_Brief_
Within the entries that follow, report how many lines contain the word "joint", giving the number by itself.

[Records from a data collection]
----
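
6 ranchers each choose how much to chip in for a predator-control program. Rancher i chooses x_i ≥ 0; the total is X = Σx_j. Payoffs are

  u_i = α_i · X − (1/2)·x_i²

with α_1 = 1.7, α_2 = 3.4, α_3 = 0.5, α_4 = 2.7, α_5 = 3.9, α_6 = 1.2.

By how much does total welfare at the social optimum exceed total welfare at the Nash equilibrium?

Rancher i's FOC: ∂u_i/∂x_i = α_i − x_i = 0, so x_i* = α_i.
NE contributions = (1.7, 3.4, 0.5, 2.7, 3.9, 1.2); X = 13.4.
W^NE = (Σα)·X − ½Σα_i² = 13.4² − ½·38.64 = 160.24.
Planner sets x_i = Σα_j = 13.4 for every i, so X^SO = 6·13.4 = 80.4.
W^SO = (Σα)·X^SO − ½·6·(Σα)² = (6/2)·13.4² = 538.68.
Deadweight loss = W^SO − W^NE = 378.44.

378.44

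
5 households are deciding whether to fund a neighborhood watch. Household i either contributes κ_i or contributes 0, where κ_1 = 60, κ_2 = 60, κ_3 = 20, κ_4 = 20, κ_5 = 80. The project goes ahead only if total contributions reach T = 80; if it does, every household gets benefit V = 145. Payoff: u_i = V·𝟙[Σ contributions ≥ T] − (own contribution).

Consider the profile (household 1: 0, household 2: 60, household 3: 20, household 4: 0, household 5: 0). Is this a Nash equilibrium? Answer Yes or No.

Total = 80 ≥ 80: provided.
Household 1 (pledges 0, payoff 145): pledging 60 → total 140, payoff 85. No gain.
Household 2 (pledges 60, payoff 85): dropping to 0 → total 20, payoff 0. No gain.
Household 3 (pledges 20, payoff 125): dropping to 0 → total 60, payoff 0. No gain.
Household 4 (pledges 0, payoff 145): pledging 20 → total 100, payoff 125. No gain.
Household 5 (pledges 0, payoff 145): pledging 80 → total 160, payoff 65. No gain.

Yes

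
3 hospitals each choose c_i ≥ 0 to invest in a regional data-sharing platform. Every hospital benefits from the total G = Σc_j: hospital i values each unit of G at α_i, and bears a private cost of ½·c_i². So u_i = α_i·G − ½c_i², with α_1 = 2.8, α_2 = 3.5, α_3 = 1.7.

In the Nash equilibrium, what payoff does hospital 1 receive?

18.48

Hospital i's FOC: ∂u_i/∂c_i = α_i − c_i = 0, so c_i* = α_i.
NE contributions = (2.8, 3.5, 1.7); G = 8.
u_1 = α_1·G − ½·(c_1)² = 2.8·8 − ½·2.8² = 18.48.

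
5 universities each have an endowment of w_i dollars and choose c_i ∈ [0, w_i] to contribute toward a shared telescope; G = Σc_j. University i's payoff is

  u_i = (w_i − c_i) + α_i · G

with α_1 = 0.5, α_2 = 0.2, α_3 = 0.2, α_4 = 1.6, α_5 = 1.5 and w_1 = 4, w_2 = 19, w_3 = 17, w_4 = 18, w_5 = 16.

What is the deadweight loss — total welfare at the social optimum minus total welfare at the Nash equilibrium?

120

∂u_i/∂c_i = α_i − 1, so university i contributes w_i if α_i > 1, else 0.
α_i > 1 for i ∈ {4, 5}; NE contributions (0, 0, 0, 18, 16), G = 34.
W^NE = Σw_i − G^NE + (Σα_i)·G^NE = 74 + 3·34 = 176.
Planner: ∂(Σu_j)/∂c_i = Σα_j − 1 = 3 > 0, so everyone contributes w_i; G^SO = 74, W^SO = 74 + 3·74 = 296.
Deadweight loss = 120.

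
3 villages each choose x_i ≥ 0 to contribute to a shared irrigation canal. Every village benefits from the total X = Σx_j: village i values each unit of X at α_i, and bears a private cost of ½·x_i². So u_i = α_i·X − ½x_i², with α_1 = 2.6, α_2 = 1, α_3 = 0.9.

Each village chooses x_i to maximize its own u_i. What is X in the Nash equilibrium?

4.5

Village i's FOC: ∂u_i/∂x_i = α_i − x_i = 0, so x_i* = α_i.
NE contributions = (2.6, 1, 0.9); X = 4.5.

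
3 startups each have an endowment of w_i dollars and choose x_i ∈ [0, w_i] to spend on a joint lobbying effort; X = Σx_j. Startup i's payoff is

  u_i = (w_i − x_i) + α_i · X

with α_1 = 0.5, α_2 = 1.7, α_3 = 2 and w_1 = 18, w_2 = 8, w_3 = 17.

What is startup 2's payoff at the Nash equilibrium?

42.5

∂u_i/∂x_i = α_i − 1, so startup i contributes w_i if α_i > 1, else 0.
α_i > 1 for i ∈ {2, 3}; NE contributions (0, 8, 17), X = 25.
u_2 = (8 − 8) + 1.7·25 = 42.5.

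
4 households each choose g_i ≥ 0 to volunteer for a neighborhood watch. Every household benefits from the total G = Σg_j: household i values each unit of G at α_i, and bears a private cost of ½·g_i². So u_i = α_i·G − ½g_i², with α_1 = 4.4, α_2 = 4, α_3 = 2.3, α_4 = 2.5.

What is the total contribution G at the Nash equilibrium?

Household i's FOC: ∂u_i/∂g_i = α_i − g_i = 0, so g_i* = α_i.
NE contributions = (4.4, 4, 2.3, 2.5); G = 13.2.

13.2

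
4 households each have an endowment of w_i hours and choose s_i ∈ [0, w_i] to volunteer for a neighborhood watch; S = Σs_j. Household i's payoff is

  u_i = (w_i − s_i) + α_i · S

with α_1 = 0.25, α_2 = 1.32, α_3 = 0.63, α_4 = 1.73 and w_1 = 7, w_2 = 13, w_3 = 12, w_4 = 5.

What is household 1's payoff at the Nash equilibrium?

∂u_i/∂s_i = α_i − 1, so household i contributes w_i if α_i > 1, else 0.
α_i > 1 for i ∈ {2, 4}; NE contributions (0, 13, 0, 5), S = 18.
u_1 = (7 − 0) + 0.25·18 = 11.5.

11.5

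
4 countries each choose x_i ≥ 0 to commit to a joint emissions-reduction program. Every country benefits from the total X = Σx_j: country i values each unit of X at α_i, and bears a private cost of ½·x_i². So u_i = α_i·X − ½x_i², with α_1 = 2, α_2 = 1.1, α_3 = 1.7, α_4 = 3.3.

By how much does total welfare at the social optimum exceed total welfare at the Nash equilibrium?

Country i's FOC: ∂u_i/∂x_i = α_i − x_i = 0, so x_i* = α_i.
NE contributions = (2, 1.1, 1.7, 3.3); X = 8.1.
W^NE = (Σα)·X − ½Σα_i² = 8.1² − ½·18.99 = 56.115.
Planner sets x_i = Σα_j = 8.1 for every i, so X^SO = 4·8.1 = 32.4.
W^SO = (Σα)·X^SO − ½·4·(Σα)² = (4/2)·8.1² = 131.22.
Deadweight loss = W^SO − W^NE = 75.105.

75.105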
----
_Result_
2